Among the lines of data below, reproduce only those from the one with "r1: run_unit &" through the one with "r7: cache_hit & hdr_changed -> cache_stale", exactly as they stand, both ends included.

++++ Data records ++++

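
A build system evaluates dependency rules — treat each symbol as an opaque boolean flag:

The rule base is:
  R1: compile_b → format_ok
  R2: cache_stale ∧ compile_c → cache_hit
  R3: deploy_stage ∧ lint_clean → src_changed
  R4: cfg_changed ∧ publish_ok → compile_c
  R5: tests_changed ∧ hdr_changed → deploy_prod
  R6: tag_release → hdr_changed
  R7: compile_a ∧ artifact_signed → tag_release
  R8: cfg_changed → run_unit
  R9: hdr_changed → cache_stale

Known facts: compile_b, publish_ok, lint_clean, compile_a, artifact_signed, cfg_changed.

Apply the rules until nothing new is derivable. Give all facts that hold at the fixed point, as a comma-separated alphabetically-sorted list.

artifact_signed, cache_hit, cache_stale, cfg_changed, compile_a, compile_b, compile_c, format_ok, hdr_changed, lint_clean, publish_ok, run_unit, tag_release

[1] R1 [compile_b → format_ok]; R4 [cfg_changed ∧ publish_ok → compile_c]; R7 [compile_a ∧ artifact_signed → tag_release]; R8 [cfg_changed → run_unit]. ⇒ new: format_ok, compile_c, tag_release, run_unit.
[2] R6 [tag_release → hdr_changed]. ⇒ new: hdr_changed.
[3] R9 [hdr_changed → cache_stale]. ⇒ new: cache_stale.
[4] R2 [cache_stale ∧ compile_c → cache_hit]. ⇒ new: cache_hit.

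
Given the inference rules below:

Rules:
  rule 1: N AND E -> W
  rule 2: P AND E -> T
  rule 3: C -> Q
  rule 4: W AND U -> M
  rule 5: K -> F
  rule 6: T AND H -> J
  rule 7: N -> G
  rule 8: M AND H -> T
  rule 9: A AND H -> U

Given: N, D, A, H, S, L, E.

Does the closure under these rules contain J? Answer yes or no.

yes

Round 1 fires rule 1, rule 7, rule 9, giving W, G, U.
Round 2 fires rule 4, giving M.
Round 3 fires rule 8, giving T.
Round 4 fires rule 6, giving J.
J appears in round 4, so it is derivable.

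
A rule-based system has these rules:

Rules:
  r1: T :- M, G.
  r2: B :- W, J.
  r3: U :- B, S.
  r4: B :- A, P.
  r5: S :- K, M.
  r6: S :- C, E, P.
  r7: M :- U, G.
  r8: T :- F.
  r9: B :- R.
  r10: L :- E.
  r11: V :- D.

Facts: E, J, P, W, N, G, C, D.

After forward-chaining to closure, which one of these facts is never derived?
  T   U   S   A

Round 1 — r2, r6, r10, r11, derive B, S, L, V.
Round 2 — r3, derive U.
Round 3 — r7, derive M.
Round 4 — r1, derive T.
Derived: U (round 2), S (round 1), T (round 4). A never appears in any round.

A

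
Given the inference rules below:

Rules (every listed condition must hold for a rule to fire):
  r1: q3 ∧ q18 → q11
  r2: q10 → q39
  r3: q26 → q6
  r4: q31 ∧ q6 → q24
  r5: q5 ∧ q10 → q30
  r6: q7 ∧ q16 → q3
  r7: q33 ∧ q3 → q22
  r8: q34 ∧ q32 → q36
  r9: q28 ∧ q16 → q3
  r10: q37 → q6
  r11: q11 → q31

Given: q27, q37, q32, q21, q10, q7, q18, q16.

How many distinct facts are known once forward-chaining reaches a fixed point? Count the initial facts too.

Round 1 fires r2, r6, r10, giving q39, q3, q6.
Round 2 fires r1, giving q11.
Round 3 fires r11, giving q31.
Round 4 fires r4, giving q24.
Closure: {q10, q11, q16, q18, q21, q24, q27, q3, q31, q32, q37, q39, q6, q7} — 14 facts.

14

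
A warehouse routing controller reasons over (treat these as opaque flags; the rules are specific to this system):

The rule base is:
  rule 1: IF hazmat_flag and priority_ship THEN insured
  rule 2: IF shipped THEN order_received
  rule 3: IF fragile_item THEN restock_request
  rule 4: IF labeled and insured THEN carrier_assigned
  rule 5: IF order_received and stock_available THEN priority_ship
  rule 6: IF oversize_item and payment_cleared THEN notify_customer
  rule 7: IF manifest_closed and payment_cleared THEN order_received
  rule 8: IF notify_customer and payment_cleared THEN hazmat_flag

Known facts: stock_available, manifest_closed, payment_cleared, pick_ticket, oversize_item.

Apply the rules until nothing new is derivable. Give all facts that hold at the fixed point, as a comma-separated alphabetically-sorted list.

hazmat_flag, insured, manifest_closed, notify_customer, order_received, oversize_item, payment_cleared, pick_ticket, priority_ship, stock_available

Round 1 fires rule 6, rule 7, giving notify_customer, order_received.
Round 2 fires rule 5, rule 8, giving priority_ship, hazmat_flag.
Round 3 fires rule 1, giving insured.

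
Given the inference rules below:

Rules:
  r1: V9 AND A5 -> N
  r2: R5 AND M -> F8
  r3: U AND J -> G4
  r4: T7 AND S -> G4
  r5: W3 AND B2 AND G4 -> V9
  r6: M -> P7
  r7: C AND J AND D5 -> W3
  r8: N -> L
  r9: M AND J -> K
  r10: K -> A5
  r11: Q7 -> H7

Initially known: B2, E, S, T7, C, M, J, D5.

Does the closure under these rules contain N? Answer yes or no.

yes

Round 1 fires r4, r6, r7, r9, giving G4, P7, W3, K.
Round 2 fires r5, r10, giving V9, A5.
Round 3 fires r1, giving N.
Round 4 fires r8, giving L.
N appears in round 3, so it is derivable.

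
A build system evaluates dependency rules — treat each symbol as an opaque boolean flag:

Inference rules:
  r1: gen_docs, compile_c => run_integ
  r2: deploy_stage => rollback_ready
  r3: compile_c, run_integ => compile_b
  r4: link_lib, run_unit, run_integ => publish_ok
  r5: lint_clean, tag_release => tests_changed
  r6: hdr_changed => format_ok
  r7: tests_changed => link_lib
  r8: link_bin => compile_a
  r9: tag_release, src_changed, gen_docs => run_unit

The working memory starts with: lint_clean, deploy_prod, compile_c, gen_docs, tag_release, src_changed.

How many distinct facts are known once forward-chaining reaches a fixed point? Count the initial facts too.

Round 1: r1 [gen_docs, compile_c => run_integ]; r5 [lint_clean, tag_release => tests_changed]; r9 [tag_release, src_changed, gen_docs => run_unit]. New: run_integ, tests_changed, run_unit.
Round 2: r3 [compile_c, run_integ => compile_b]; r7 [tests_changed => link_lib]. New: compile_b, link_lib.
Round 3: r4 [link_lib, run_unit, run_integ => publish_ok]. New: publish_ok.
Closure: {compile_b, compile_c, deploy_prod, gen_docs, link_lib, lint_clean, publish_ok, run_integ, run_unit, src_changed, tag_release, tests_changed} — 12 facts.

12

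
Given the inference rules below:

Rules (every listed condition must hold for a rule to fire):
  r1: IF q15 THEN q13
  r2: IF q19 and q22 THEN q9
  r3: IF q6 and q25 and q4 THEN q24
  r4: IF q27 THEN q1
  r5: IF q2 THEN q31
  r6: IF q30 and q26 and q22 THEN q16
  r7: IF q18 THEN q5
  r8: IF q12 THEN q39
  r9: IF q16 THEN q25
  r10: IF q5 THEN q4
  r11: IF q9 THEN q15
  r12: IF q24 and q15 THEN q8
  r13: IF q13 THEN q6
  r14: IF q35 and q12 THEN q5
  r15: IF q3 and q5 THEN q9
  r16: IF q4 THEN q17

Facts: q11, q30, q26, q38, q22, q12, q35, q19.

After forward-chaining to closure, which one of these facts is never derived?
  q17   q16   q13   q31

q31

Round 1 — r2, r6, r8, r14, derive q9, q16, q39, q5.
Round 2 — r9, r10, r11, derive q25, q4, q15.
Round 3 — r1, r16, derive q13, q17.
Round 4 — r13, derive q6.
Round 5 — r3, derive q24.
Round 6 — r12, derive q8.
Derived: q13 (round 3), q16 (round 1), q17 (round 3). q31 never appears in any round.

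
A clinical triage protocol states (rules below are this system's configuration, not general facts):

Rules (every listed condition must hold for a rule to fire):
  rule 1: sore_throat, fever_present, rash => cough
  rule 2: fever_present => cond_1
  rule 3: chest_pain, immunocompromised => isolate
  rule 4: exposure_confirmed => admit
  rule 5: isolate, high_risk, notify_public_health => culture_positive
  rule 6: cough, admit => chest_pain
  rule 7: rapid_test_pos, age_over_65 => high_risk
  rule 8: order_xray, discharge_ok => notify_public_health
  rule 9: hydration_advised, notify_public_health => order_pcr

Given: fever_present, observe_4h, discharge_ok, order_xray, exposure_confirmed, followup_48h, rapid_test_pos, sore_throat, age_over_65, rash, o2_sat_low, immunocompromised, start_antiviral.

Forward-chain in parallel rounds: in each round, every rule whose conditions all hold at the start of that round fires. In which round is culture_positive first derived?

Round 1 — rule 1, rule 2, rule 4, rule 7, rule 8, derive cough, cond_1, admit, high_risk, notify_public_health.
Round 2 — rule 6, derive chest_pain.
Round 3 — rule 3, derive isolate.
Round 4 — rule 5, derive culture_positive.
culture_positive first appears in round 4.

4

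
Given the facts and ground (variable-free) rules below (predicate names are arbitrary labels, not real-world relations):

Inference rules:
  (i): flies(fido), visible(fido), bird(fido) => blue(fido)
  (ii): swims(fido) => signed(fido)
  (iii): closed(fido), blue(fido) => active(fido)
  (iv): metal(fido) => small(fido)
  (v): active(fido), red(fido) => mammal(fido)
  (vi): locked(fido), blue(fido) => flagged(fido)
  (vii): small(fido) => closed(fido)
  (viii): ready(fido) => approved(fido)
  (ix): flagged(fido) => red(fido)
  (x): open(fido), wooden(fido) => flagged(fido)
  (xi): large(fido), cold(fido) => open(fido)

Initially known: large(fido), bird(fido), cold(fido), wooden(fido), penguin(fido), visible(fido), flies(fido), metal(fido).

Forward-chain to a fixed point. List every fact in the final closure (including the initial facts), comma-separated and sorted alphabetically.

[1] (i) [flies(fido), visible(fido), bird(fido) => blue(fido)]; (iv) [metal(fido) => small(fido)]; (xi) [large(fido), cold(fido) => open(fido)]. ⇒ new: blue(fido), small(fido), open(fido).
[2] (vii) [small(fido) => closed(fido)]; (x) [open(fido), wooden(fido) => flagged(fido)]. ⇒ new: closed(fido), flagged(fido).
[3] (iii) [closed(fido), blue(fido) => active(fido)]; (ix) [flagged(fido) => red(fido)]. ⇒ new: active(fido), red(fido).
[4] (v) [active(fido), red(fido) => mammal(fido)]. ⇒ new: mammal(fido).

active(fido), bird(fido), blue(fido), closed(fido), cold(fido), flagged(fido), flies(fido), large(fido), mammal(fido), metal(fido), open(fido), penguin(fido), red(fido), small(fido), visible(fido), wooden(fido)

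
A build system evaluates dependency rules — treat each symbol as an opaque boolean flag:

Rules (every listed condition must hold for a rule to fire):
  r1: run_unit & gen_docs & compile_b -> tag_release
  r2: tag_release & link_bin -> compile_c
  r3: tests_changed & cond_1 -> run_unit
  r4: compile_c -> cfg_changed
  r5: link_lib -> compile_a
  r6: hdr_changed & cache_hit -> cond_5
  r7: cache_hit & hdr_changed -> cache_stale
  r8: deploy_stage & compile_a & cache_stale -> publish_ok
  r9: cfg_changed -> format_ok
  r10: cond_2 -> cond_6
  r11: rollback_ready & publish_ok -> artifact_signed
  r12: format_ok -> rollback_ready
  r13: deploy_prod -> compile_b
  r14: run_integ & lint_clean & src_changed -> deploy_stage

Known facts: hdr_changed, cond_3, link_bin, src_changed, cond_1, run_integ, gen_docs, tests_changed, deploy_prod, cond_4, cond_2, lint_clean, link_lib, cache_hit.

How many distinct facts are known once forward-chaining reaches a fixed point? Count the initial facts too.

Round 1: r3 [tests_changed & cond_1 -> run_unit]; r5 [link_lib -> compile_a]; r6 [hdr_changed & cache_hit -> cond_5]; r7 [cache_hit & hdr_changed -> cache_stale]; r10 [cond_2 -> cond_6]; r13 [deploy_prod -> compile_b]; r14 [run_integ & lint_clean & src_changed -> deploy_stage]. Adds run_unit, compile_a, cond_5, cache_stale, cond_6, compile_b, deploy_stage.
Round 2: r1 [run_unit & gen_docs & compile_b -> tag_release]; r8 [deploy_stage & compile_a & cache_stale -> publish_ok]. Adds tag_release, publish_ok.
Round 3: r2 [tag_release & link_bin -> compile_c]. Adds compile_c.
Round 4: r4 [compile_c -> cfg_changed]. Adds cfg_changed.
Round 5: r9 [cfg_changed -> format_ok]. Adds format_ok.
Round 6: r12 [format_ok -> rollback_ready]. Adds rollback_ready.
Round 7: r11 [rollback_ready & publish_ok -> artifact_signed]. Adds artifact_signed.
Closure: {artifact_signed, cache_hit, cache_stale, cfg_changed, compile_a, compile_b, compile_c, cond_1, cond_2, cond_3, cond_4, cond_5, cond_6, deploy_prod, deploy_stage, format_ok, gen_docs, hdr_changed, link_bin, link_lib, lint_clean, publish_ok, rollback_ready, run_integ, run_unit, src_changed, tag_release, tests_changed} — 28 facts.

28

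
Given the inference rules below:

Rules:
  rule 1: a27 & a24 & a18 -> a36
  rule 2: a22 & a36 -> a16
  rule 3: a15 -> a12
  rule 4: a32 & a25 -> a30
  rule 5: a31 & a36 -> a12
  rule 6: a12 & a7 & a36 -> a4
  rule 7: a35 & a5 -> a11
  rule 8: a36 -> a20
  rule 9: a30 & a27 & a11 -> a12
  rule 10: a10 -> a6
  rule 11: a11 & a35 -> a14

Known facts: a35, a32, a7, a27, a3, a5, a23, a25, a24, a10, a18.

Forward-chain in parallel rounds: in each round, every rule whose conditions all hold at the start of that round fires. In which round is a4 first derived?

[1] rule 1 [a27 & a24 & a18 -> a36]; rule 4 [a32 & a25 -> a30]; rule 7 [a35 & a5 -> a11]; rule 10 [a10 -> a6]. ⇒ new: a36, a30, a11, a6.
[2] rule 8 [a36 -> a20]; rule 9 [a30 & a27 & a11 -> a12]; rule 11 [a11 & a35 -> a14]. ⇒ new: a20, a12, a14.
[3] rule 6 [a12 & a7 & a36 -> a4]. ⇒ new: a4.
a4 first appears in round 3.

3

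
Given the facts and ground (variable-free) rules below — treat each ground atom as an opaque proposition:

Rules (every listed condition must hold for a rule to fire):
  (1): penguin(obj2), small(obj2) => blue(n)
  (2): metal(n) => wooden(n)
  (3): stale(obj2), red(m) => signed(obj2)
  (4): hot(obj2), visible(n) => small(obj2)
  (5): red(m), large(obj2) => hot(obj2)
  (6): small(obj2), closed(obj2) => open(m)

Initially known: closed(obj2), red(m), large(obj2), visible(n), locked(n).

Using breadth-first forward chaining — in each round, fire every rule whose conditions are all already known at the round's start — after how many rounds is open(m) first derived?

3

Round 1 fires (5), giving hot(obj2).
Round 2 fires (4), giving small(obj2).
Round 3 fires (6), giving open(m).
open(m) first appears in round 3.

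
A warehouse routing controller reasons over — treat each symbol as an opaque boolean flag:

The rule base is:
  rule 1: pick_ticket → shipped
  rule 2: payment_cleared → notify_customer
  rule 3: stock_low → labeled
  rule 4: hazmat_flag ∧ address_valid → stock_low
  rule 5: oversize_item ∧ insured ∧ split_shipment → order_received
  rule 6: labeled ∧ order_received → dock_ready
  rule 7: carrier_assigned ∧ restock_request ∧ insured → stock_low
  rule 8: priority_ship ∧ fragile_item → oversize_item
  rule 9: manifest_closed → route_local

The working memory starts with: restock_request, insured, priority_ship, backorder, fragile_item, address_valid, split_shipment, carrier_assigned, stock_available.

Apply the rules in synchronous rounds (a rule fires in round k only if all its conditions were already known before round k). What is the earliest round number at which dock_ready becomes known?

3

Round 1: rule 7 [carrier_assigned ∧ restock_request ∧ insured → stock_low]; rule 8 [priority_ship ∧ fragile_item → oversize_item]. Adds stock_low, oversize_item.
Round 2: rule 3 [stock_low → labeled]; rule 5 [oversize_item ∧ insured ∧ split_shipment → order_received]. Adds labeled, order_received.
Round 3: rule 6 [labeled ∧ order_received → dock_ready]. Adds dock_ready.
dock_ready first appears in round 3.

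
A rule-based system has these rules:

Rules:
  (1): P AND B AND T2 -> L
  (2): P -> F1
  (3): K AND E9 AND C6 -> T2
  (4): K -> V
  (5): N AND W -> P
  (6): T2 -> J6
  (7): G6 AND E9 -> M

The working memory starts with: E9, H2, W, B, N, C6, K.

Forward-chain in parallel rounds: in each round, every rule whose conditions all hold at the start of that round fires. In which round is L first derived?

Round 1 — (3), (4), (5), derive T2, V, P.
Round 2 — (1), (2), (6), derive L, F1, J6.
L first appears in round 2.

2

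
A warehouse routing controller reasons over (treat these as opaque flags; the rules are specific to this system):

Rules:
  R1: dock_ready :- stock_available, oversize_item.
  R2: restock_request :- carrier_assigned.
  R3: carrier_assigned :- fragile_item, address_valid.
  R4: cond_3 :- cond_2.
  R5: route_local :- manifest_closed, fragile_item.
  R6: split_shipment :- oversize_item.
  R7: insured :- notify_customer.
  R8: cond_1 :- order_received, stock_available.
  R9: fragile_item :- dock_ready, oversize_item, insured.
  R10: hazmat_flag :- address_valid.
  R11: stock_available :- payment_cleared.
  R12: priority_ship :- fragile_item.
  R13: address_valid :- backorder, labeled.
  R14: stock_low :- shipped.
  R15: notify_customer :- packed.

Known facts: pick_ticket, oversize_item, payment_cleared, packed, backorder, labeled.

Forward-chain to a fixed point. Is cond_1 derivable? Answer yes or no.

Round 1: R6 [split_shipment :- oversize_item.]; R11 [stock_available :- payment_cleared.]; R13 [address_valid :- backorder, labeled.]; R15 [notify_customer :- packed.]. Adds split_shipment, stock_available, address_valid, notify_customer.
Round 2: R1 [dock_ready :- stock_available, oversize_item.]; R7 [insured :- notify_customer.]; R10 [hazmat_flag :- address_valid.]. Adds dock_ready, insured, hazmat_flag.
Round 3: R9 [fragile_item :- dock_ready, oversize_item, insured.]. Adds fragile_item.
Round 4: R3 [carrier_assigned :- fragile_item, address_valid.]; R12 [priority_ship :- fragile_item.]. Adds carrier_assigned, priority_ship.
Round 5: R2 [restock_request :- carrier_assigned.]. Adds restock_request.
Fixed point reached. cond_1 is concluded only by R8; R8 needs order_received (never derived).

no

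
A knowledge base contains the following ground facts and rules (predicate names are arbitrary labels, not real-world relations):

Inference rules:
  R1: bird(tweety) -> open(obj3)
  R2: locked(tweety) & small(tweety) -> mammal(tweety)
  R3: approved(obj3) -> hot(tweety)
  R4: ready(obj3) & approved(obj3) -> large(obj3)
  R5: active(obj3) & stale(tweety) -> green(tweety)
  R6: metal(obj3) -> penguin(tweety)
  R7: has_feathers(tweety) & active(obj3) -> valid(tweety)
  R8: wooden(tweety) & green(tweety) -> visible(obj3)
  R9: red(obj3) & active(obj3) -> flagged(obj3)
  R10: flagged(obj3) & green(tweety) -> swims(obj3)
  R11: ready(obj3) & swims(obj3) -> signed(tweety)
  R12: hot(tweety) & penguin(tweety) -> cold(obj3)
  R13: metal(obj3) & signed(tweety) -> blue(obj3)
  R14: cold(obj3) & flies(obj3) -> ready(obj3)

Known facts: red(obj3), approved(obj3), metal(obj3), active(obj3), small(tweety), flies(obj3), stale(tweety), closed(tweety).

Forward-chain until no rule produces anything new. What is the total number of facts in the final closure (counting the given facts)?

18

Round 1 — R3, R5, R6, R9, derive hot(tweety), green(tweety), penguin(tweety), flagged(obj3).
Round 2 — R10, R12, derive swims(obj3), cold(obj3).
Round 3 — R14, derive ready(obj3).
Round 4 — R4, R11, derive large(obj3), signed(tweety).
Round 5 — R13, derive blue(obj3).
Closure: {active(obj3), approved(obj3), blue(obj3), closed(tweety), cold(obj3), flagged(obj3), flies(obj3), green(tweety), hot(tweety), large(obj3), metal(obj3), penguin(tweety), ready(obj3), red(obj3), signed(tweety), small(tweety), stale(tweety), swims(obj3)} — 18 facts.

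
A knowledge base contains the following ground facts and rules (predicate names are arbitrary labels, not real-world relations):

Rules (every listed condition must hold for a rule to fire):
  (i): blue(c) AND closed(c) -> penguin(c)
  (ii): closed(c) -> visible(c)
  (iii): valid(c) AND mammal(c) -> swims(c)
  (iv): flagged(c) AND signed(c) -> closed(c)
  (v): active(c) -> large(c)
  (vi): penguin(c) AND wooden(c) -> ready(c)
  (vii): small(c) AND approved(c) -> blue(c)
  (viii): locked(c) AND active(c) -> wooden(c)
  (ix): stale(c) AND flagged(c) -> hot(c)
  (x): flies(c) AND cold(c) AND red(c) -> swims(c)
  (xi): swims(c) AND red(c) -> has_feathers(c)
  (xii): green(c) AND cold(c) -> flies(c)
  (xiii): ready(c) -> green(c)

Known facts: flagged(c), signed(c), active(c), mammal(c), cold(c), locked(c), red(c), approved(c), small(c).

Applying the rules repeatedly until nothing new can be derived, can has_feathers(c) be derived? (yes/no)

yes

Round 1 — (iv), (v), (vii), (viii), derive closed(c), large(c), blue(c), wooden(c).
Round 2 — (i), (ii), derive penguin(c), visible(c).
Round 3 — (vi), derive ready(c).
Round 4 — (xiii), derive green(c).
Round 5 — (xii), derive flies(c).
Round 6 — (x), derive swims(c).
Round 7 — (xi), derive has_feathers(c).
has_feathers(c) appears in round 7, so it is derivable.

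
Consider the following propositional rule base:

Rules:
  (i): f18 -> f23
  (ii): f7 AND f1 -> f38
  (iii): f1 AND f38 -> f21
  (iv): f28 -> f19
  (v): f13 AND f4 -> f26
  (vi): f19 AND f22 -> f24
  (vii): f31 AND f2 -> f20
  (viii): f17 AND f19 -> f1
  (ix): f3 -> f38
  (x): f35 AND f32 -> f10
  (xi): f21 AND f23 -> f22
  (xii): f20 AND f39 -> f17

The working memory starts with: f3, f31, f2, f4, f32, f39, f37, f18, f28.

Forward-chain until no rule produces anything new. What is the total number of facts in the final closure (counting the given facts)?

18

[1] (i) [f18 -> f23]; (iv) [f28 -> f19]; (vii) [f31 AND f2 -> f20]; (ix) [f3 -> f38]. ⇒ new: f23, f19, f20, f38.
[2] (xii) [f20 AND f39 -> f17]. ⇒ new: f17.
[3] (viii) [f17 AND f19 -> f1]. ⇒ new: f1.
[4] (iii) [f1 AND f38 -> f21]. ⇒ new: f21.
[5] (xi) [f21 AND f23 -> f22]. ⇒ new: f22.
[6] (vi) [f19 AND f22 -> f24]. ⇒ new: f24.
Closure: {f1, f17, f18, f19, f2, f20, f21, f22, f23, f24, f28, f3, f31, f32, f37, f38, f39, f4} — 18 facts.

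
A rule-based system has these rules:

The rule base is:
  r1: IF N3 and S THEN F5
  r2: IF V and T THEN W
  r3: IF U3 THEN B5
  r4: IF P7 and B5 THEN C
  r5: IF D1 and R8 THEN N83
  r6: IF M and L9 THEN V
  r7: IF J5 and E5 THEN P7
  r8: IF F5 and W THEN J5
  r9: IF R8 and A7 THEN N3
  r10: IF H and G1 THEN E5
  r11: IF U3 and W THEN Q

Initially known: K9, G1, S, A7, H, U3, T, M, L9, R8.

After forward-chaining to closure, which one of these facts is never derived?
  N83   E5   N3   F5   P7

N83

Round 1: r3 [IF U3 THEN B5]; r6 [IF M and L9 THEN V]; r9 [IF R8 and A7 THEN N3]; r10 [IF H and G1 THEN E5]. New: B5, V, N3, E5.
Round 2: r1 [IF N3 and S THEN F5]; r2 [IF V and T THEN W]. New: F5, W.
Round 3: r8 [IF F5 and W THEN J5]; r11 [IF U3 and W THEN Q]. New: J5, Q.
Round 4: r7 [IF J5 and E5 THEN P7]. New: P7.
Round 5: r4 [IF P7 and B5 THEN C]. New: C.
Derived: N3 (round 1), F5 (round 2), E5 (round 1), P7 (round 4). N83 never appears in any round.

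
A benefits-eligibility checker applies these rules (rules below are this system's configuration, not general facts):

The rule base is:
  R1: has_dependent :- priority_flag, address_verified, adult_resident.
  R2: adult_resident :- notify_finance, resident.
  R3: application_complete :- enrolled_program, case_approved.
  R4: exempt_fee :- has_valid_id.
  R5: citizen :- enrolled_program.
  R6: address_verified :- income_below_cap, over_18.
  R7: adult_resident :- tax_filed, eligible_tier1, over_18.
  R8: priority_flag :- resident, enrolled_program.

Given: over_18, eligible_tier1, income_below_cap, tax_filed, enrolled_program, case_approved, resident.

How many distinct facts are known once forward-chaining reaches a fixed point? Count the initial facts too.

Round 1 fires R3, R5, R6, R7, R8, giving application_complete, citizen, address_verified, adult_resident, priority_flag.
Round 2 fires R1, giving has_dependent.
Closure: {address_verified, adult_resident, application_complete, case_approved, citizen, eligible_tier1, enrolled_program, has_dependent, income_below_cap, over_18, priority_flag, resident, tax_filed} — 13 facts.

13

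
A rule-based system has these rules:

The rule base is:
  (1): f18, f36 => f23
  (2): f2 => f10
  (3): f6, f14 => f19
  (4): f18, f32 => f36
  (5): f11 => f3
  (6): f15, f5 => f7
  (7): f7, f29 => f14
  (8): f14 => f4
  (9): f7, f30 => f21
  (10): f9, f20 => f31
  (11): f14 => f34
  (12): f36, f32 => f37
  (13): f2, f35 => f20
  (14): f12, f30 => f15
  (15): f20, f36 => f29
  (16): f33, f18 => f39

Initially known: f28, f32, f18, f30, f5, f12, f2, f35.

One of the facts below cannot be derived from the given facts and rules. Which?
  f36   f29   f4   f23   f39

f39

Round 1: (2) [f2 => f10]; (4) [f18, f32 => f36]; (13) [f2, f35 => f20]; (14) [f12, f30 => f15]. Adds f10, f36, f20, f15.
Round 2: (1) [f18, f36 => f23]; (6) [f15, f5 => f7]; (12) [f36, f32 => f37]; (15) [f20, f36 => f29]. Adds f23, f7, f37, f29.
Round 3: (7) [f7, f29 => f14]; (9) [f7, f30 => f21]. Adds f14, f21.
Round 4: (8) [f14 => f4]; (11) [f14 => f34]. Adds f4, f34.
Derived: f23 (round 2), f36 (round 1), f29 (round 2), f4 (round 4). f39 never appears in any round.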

++++

Problem solution -
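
  r1: run_unit & gen_docs & compile_b -> tag_release
  r2: tag_release & link_bin -> compile_c
  r3: tests_changed & cond_1 -> run_unit
  r4: compile_c -> cfg_changed
  r5: link_lib -> compile_a
  r6: hdr_changed & cache_hit -> cond_5
  r7: cache_hit & hdr_changed -> cache_stale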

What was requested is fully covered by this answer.